ASSIGNMENT: Across the records, how many lines contain "adds"? Answer with the number alone.

Data excerpts:
----

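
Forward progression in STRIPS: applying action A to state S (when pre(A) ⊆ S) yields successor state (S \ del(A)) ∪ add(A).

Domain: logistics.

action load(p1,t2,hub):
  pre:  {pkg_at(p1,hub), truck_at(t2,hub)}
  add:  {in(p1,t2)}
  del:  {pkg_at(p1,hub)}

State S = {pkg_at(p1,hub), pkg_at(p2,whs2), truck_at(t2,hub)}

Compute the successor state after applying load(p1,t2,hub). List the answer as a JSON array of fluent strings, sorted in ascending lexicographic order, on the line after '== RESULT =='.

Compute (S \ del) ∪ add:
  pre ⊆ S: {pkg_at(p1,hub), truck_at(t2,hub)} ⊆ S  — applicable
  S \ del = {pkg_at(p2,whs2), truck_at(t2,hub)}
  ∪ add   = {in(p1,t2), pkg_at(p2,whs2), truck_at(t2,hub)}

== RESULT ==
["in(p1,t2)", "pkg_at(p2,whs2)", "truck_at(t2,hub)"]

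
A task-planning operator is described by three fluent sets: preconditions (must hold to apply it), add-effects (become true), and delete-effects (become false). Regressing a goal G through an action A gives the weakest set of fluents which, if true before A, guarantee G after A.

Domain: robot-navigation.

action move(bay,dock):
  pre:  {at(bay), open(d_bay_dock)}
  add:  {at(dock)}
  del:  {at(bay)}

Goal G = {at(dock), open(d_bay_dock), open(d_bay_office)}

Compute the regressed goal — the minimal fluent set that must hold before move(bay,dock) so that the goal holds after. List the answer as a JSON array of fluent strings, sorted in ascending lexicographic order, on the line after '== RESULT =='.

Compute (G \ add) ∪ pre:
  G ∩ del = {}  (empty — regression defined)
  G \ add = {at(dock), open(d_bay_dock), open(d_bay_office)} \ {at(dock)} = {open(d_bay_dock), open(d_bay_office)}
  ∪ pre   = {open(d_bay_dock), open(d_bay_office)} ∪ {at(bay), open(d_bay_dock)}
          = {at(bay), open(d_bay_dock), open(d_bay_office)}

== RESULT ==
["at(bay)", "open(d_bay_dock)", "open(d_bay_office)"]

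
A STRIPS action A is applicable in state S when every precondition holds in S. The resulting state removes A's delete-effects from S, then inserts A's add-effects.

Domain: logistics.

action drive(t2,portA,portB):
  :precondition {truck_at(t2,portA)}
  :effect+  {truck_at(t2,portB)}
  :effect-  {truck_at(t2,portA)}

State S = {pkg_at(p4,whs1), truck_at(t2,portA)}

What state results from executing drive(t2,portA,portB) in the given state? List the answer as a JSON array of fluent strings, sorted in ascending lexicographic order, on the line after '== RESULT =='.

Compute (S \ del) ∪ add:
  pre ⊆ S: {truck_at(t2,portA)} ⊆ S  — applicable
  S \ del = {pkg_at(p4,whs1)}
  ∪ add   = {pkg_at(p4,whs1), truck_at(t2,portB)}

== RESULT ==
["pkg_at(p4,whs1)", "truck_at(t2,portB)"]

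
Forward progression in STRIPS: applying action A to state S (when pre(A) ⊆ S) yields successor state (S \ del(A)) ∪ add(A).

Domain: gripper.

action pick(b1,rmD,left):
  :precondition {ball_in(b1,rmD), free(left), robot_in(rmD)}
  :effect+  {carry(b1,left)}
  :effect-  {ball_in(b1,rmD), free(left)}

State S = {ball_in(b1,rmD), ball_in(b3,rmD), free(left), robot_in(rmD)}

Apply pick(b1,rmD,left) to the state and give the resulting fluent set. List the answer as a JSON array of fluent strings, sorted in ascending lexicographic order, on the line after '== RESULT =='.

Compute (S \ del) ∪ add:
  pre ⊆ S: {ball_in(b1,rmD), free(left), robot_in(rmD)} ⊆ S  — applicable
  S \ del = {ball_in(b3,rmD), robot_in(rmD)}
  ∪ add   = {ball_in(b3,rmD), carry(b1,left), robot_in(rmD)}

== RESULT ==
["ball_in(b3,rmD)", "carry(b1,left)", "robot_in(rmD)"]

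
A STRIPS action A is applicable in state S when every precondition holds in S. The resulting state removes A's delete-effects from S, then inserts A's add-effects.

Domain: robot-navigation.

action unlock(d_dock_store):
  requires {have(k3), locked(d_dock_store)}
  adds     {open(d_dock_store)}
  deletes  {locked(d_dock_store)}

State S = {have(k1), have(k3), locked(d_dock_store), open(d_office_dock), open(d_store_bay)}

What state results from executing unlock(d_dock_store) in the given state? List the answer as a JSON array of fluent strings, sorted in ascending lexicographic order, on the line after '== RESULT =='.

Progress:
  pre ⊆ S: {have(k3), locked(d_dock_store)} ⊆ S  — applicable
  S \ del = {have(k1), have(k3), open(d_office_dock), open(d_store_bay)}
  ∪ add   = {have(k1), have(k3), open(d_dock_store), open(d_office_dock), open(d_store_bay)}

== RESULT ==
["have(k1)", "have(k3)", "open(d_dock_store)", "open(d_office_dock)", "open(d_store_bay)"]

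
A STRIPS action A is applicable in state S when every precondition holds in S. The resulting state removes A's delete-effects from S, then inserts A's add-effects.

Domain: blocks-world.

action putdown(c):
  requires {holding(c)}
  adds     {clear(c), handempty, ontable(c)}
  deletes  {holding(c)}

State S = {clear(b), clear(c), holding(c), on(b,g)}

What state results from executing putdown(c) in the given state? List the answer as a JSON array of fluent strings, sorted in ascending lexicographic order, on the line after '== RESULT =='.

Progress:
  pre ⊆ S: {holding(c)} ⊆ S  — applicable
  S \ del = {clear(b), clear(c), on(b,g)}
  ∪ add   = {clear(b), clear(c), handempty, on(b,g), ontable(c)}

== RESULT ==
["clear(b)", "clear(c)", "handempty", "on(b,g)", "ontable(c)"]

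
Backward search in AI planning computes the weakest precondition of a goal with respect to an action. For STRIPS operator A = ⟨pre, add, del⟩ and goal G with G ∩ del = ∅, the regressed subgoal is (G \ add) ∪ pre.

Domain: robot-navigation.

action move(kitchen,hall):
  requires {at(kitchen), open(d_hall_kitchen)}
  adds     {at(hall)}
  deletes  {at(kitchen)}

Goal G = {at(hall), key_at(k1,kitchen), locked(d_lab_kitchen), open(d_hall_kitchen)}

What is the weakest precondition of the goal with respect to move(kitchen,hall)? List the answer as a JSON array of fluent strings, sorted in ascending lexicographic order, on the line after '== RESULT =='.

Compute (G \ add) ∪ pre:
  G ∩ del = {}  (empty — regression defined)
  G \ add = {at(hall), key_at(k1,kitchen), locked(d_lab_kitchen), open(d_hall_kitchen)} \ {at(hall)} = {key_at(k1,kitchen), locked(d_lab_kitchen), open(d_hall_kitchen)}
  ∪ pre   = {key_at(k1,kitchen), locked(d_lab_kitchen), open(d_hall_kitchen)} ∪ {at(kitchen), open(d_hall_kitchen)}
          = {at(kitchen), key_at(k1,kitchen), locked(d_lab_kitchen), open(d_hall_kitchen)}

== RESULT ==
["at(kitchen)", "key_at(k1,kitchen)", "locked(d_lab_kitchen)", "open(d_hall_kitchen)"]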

----

PROBLEM SOLUTION: 3